• Information:
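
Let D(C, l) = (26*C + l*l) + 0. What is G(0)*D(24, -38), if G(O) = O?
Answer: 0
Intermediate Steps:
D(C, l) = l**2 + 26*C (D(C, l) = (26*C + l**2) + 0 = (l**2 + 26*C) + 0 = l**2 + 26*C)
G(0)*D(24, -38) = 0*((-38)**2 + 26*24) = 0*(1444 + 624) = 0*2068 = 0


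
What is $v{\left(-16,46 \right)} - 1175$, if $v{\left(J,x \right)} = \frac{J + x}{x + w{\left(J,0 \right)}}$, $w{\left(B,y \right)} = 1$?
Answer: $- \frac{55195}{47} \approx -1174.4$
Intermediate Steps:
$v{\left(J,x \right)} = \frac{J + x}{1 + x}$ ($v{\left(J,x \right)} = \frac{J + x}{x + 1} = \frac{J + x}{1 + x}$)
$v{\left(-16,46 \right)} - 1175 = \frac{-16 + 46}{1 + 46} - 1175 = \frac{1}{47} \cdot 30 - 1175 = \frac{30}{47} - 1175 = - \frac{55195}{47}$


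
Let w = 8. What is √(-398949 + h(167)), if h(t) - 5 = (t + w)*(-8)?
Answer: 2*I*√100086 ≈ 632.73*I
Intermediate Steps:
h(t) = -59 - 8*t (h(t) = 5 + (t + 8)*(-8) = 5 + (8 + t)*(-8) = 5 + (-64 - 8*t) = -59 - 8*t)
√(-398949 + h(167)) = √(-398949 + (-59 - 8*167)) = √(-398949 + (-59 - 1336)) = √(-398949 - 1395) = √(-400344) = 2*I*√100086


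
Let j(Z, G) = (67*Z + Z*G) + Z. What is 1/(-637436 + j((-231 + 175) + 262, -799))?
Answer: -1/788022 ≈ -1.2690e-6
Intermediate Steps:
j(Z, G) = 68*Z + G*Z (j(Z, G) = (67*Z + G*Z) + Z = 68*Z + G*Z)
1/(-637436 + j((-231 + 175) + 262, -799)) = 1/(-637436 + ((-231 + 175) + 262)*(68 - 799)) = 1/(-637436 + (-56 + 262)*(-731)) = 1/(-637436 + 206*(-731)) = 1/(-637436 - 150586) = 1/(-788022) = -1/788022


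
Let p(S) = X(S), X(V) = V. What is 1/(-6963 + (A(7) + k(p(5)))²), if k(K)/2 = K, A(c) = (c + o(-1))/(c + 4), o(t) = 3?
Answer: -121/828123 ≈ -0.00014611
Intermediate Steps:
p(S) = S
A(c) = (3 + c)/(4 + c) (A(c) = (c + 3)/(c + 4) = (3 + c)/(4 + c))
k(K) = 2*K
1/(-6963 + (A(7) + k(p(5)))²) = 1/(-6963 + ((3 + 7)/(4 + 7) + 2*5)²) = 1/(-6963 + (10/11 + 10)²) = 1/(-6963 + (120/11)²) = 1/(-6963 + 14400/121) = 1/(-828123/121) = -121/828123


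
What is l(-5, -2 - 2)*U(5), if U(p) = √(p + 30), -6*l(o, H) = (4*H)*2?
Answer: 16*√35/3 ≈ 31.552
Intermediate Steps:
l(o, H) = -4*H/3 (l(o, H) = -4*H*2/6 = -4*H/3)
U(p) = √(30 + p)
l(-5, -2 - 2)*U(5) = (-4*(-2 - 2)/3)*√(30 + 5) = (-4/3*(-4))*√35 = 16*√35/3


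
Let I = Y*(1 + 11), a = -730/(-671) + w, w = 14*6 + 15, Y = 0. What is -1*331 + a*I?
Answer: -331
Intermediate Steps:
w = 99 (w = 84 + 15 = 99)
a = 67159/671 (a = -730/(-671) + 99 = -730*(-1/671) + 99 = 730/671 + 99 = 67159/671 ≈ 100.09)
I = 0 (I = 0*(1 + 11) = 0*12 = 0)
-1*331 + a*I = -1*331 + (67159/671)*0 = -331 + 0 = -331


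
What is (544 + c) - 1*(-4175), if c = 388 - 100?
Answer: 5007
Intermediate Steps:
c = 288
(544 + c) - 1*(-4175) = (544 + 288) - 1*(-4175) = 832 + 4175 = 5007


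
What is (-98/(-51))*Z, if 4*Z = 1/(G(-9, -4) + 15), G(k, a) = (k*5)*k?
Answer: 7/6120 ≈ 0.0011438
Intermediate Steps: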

• What you need to do:
Faithfully reproduce all of the material.

• Output:
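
Let D(C, l) = (26*C + l*l) + 0. What is G(0)*D(24, -38), if G(O) = O?
Answer: 0
Intermediate Steps:
D(C, l) = l**2 + 26*C (D(C, l) = (26*C + l**2) + 0 = (l**2 + 26*C) + 0 = l**2 + 26*C)
G(0)*D(24, -38) = 0*((-38)**2 + 26*24) = 0*(1444 + 624) = 0*2068 = 0


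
What is $v{\left(-16,46 \right)} - 1175$, if $v{\left(J,x \right)} = \frac{J + x}{x + w{\left(J,0 \right)}}$, $w{\left(B,y \right)} = 1$?
Answer: $- \frac{55195}{47} \approx -1174.4$
Intermediate Steps:
$v{\left(J,x \right)} = \frac{J + x}{1 + x}$ ($v{\left(J,x \right)} = \frac{J + x}{x + 1} = \frac{J + x}{1 + x}$)
$v{\left(-16,46 \right)} - 1175 = \frac{-16 + 46}{1 + 46} - 1175 = \frac{1}{47} \cdot 30 - 1175 = \frac{30}{47} - 1175 = - \frac{55195}{47}$


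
Let w = 8. What is √(-398949 + h(167)), if h(t) - 5 = (t + w)*(-8)?
Answer: 2*I*√100086 ≈ 632.73*I
Intermediate Steps:
h(t) = -59 - 8*t (h(t) = 5 + (t + 8)*(-8) = 5 + (8 + t)*(-8) = 5 + (-64 - 8*t) = -59 - 8*t)
√(-398949 + h(167)) = √(-398949 + (-59 - 8*167)) = √(-398949 + (-59 - 1336)) = √(-398949 - 1395) = √(-400344) = 2*I*√100086


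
Let j(Z, G) = (67*Z + Z*G) + Z. What is 1/(-637436 + j((-231 + 175) + 262, -799))?
Answer: -1/788022 ≈ -1.2690e-6
Intermediate Steps:
j(Z, G) = 68*Z + G*Z (j(Z, G) = (67*Z + G*Z) + Z = 68*Z + G*Z)
1/(-637436 + j((-231 + 175) + 262, -799)) = 1/(-637436 + ((-231 + 175) + 262)*(68 - 799)) = 1/(-637436 + (-56 + 262)*(-731)) = 1/(-637436 + 206*(-731)) = 1/(-637436 - 150586) = 1/(-788022) = -1/788022


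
Let p(S) = X(S), X(V) = V. What is 1/(-6963 + (A(7) + k(p(5)))²), if k(K)/2 = K, A(c) = (c + o(-1))/(c + 4), o(t) = 3?
Answer: -121/828123 ≈ -0.00014611
Intermediate Steps:
p(S) = S
A(c) = (3 + c)/(4 + c) (A(c) = (c + 3)/(c + 4) = (3 + c)/(4 + c))
k(K) = 2*K
1/(-6963 + (A(7) + k(p(5)))²) = 1/(-6963 + ((3 + 7)/(4 + 7) + 2*5)²) = 1/(-6963 + (10/11 + 10)²) = 1/(-6963 + (120/11)²) = 1/(-6963 + 14400/121) = 1/(-828123/121) = -121/828123


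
What is l(-5, -2 - 2)*U(5), if U(p) = √(p + 30), -6*l(o, H) = (4*H)*2?
Answer: 16*√35/3 ≈ 31.552
Intermediate Steps:
l(o, H) = -4*H/3 (l(o, H) = -4*H*2/6 = -4*H/3)
U(p) = √(30 + p)
l(-5, -2 - 2)*U(5) = (-4*(-2 - 2)/3)*√(30 + 5) = (-4/3*(-4))*√35 = 16*√35/3


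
Let I = Y*(1 + 11), a = -730/(-671) + w, w = 14*6 + 15, Y = 0. What is -1*331 + a*I?
Answer: -331
Intermediate Steps:
w = 99 (w = 84 + 15 = 99)
a = 67159/671 (a = -730/(-671) + 99 = -730*(-1/671) + 99 = 730/671 + 99 = 67159/671 ≈ 100.09)
I = 0 (I = 0*(1 + 11) = 0*12 = 0)
-1*331 + a*I = -1*331 + (67159/671)*0 = -331 + 0 = -331


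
What is (544 + c) - 1*(-4175), if c = 388 - 100?
Answer: 5007
Intermediate Steps:
c = 288
(544 + c) - 1*(-4175) = (544 + 288) - 1*(-4175) = 832 + 4175 = 5007


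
What is (-98/(-51))*Z, if 4*Z = 1/(G(-9, -4) + 15), G(k, a) = (k*5)*k?
Answer: 7/6120 ≈ 0.0011438
Intermediate Steps: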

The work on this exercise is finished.